*Exercise*
A single figure is required: the number of lines below that contain "spanned".

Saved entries
--------------------------------------------------
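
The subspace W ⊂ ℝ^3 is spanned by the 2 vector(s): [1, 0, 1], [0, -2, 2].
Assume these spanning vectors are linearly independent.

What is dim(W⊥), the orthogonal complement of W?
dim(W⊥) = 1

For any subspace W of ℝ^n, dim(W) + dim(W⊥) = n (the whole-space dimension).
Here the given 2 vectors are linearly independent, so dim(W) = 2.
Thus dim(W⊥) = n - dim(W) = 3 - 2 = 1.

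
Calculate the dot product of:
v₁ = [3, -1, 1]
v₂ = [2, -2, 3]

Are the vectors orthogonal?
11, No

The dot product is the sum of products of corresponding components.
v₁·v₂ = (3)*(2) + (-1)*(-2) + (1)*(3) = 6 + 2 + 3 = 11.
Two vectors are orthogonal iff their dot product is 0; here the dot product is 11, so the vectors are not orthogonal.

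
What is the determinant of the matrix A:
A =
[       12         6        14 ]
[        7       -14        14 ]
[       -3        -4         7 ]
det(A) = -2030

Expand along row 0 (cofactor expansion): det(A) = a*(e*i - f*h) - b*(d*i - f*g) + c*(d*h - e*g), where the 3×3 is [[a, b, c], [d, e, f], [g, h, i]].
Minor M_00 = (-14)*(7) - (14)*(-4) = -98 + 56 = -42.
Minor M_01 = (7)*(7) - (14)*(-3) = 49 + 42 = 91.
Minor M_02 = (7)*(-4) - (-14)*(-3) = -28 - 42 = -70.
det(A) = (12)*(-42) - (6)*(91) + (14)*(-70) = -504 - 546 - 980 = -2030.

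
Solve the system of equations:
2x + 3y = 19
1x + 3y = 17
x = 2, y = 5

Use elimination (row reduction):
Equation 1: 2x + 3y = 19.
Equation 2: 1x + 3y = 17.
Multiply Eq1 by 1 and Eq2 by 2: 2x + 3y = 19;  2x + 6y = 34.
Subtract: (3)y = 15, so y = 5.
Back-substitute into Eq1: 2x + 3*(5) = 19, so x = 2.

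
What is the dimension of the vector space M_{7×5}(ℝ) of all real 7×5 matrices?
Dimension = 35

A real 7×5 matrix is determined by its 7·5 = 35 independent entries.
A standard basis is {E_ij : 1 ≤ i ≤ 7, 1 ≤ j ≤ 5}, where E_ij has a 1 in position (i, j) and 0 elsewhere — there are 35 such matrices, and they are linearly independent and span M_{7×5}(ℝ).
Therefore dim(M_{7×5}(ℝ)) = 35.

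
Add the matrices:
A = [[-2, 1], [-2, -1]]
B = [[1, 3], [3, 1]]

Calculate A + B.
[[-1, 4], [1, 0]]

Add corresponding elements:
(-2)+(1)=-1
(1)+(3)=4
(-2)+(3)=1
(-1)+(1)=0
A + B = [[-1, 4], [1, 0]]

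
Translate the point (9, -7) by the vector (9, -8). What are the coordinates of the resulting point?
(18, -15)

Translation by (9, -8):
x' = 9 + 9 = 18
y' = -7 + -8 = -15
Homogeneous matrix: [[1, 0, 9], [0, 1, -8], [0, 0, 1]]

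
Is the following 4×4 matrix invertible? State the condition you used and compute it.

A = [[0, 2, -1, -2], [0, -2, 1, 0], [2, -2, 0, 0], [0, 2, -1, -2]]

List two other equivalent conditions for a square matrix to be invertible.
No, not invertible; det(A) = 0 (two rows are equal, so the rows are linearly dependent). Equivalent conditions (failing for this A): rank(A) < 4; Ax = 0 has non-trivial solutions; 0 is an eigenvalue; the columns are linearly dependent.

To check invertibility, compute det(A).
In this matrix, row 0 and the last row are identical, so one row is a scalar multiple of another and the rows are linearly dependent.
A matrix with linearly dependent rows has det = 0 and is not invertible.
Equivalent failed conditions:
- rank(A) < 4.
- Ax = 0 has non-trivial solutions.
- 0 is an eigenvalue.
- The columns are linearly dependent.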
--------------------------------------------------
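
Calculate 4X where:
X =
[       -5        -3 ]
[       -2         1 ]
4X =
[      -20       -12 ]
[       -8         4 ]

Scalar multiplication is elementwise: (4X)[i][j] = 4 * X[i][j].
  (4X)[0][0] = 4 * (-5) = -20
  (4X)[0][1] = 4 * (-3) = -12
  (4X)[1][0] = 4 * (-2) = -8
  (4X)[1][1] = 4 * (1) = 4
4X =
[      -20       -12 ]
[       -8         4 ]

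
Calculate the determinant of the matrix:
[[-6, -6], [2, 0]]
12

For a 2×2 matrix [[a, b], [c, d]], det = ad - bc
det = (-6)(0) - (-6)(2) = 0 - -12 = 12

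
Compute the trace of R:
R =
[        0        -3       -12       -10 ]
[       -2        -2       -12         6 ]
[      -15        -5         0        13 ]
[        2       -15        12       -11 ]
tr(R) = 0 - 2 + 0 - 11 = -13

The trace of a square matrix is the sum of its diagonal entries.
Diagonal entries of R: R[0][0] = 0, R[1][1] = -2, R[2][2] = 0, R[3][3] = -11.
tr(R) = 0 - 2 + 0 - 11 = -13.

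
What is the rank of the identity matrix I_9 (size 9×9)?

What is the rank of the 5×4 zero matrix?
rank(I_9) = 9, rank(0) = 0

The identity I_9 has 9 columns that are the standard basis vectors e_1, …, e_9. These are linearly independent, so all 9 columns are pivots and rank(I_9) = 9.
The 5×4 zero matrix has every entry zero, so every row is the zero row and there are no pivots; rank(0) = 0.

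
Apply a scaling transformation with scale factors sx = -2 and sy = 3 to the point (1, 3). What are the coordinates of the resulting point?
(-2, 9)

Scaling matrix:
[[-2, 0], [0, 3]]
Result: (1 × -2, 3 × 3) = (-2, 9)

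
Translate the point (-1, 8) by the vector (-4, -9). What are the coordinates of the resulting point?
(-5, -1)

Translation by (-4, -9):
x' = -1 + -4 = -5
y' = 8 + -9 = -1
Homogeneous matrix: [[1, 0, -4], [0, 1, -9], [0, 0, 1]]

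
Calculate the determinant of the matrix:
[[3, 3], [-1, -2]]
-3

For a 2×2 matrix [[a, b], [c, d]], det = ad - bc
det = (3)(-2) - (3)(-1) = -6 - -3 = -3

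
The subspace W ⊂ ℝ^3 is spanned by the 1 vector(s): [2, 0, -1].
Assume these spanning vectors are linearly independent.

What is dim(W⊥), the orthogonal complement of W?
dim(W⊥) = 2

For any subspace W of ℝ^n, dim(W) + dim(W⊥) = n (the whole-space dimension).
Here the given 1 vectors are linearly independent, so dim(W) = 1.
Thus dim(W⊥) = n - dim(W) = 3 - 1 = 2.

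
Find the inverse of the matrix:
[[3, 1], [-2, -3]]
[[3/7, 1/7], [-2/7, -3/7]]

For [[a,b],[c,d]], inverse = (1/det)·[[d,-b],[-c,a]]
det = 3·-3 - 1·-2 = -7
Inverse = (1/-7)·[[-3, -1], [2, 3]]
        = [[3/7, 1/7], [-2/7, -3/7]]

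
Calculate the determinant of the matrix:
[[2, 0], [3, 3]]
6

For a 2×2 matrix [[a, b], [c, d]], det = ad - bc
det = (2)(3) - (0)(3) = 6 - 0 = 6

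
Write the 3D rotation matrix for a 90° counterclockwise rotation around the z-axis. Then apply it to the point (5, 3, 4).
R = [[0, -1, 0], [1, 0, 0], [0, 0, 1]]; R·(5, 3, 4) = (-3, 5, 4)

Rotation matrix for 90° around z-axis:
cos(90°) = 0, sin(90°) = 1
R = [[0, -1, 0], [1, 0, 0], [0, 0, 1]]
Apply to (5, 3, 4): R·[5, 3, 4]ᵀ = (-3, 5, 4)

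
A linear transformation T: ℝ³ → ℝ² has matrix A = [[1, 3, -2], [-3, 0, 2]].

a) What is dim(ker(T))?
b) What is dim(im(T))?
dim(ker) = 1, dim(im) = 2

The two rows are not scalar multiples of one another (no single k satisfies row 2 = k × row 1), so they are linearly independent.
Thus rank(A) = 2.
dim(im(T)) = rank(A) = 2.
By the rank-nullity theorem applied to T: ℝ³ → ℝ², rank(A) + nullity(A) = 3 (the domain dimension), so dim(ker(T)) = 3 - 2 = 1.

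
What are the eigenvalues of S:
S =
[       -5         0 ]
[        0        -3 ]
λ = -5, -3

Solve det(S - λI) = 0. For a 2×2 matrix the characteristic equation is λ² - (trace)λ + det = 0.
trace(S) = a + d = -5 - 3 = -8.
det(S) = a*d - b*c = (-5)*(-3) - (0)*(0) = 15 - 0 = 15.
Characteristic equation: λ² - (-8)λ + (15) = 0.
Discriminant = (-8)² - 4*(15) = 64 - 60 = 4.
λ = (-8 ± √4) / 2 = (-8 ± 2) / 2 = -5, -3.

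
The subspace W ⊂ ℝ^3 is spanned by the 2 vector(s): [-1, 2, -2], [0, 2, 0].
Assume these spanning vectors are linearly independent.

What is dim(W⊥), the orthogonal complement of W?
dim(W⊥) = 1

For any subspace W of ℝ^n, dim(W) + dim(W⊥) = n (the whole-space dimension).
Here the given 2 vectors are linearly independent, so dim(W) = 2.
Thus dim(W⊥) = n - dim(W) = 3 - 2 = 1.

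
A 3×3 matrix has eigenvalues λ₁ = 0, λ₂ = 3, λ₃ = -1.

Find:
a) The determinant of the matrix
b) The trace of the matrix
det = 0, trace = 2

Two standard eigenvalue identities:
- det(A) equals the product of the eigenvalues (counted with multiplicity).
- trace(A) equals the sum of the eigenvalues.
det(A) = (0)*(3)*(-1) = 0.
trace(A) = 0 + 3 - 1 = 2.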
--------------------------------------------------
*Problem solution*
3